The full set of lines below has to be written out again exactly.

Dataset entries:
──────────
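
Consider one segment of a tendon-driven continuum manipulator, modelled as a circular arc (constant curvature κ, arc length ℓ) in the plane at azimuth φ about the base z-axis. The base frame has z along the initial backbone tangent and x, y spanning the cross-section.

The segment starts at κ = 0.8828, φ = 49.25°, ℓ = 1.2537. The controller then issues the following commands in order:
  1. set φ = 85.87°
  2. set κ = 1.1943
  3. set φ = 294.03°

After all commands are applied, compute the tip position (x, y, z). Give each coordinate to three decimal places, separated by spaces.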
──────────
SOLUTION BELOW —
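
Consider one segment of a tendon-driven continuum manipulator, modelled as a circular arc (constant curvature κ, arc length ℓ) in the plane at azimuth φ about the base z-axis. The base frame has z along the initial backbone tangent and x, y spanning the cross-section.

The segment starts at κ = 0.8828, φ = 49.25°, ℓ = 1.2537. The controller then issues the following commands in order:
  1. set φ = 85.87°
  2. set κ = 1.1943
  3. set φ = 294.03°

After all commands are applied, compute the tip position (x, y, z). Give each coordinate to three decimal places, separated by spaces.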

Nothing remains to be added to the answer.